=== Material shown ===

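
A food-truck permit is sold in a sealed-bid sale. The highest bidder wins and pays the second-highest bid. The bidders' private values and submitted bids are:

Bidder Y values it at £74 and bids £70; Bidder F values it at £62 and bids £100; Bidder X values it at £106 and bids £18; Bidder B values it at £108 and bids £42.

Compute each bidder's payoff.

Ranking the bids: Bidder F £100, then Bidder Y £70, then Bidder B £42, then Bidder X £18.
Bidder F has the top bid and wins; the price is the second-highest bid, £70.
Bidder F's payoff = £62 − £70 = -£8. All other bidders lose, so their payoff is 0.

Payoffs: Bidder Y £0, Bidder F -£8, Bidder X £0, Bidder B £0.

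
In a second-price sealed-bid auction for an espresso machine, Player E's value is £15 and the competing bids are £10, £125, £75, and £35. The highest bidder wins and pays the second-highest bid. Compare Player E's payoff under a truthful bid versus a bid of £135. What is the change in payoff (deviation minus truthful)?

Change in payoff: -£110.

The highest competing bid is £125.
Bidding truthfully at £15: the top bid is £125 (a rival), so Player E loses. Payoff = £0.
Bidding £135: Player E has the top bid, wins, and pays the second-highest bid £125. Payoff = £15 − £125 = -£110.
Change = -£110 − £0 = -£110.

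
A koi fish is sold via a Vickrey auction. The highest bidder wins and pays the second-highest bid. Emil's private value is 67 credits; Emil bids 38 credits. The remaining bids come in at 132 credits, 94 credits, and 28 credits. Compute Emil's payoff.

Highest competing bid: 132 credits.
Emil's bid 38 credits is not the highest, so Emil loses, pays nothing, and earns zero payoff.

0 credits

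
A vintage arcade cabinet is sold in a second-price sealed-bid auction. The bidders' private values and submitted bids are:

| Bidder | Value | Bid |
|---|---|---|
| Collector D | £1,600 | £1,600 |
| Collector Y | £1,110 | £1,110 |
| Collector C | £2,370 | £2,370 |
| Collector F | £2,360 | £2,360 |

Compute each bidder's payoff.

Ordered from highest: Collector C £2,370 > Collector F £2,360 > Collector D £1,600 > Collector Y £1,110.
Collector C has the top bid and wins; the price is the second-highest bid, £2,360.
Collector C's payoff = £2,370 − £2,360 = £10. All other bidders lose, so their payoff is 0.

Payoffs: Collector D £0, Collector Y £0, Collector C £10, Collector F £0.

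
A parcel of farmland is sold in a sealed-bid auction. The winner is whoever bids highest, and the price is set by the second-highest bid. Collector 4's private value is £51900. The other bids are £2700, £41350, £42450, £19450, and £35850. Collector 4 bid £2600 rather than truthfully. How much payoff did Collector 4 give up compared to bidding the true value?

£9450

The highest competing bid is £42450.
Bidding truthfully at £51900: Collector 4 has the top bid, wins, and pays the second-highest bid £42450. Payoff = £51900 − £42450 = £9450.
Bidding £2600: the top bid is £42450 (a rival), so Collector 4 loses. Payoff = £0.
Regret = truthful payoff − actual payoff = £9450 − £0 = £9450.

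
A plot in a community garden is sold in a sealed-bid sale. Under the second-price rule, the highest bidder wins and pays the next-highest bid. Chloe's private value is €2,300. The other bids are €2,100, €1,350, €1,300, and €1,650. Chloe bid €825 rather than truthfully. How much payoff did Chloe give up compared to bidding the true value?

Regret: €200.

The highest competing bid is €2,100.
Bidding truthfully at €2,300: Chloe has the top bid, wins, and pays the second-highest bid €2,100. Payoff = €2,300 − €2,100 = €200.
Bidding €825: the top bid is €2,100 (a rival), so Chloe loses. Payoff = €0.
Regret = truthful payoff − actual payoff = €200 − €0 = €200.
This is the dominant-strategy logic: truthful bidding weakly beats any alternative.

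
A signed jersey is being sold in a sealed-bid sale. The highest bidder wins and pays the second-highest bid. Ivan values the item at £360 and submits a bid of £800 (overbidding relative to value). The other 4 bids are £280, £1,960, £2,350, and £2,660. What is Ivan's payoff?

Highest competing bid: £2,660.
Ivan's bid £800 is not the highest, so Ivan loses, pays nothing, and earns zero payoff.

Payoff = £0.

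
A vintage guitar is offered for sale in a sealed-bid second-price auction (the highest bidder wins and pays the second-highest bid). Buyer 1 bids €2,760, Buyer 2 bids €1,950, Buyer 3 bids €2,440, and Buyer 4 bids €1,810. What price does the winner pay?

€2,440

Ordered from highest: Buyer 1 €2,760, then Buyer 3 €2,440, then Buyer 2 €1,950, then Buyer 4 €1,810.
Buyer 1 is the highest bidder, so Buyer 1 wins.
Under the second-price rule, the price is the second-highest bid: €2,440.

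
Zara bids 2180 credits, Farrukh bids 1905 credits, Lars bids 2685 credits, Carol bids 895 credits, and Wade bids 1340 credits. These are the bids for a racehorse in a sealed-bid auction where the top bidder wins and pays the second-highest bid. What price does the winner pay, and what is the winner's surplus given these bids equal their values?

Price 2180 credits; surplus 505 credits.

Sorted high to low: Lars 2685 credits, then Zara 2180 credits, then Farrukh 1905 credits, then Wade 1340 credits, then Carol 895 credits.
Lars is the highest bidder, so Lars wins.
Under the second-price rule, the price is the second-highest bid: 2180 credits.
Surplus = 2685 credits − 2180 credits = 505 credits.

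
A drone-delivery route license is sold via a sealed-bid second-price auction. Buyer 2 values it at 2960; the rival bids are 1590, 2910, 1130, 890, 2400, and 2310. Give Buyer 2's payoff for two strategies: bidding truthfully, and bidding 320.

The highest competing bid is 2910.
Bidding truthfully at 2960: Buyer 2 has the top bid, wins, and pays the second-highest bid 2910. Payoff = 2960 − 2910 = 50.
Bidding 320: the top bid is 2910 (a rival), so Buyer 2 loses. Payoff = 0.

Truthful: 50; alternative: 0.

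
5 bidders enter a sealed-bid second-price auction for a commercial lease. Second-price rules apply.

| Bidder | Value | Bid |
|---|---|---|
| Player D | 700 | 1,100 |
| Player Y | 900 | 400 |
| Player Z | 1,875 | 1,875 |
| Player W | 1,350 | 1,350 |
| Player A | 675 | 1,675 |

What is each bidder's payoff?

Ordered from highest: Player Z 1,875; Player A 1,675; Player W 1,350; Player D 1,100; Player Y 400.
Player Z has the top bid and wins; the price is the second-highest bid, 1,675.
Player Z's payoff = 1,875 − 1,675 = 200. All other bidders lose, so their payoff is 0.

Payoffs: Player D 0, Player Y 0, Player Z 200, Player W 0, Player A 0.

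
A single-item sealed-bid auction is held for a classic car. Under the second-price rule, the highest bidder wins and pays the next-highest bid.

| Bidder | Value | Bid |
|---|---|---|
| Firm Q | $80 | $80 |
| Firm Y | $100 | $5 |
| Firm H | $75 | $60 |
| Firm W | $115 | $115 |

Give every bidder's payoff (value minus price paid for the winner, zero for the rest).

Payoffs: Firm Q $0, Firm Y $0, Firm H $0, Firm W $35.

Ranking the bids: Firm W $115 > Firm Q $80 > Firm H $60 > Firm Y $5.
Firm W has the top bid and wins; the price is the second-highest bid, $80.
Firm W's payoff = $115 − $80 = $35. All other bidders lose, so their payoff is 0.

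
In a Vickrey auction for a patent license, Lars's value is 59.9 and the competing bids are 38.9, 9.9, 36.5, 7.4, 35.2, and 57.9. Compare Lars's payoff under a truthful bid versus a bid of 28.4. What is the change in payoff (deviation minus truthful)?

Change in payoff: -2.0.

The highest competing bid is 57.9.
Bidding truthfully at 59.9: Lars has the top bid, wins, and pays the second-highest bid 57.9. Payoff = 59.9 − 57.9 = 2.0.
Bidding 28.4: the top bid is 57.9 (a rival), so Lars loses. Payoff = 0.0.
Change = 0.0 − 2.0 = -2.0.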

===

### Instructions for the task:
Search the data above for the word "submitted". Copy each line it is in.

### Response for this exercise:
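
A food-truck permit is sold in a sealed-bid sale. The highest bidder wins and pays the second-highest bid. The bidders' private values and submitted bids are:
A vintage arcade cabinet is sold in a second-price sealed-bid auction. The bidders' private values and submitted bids are: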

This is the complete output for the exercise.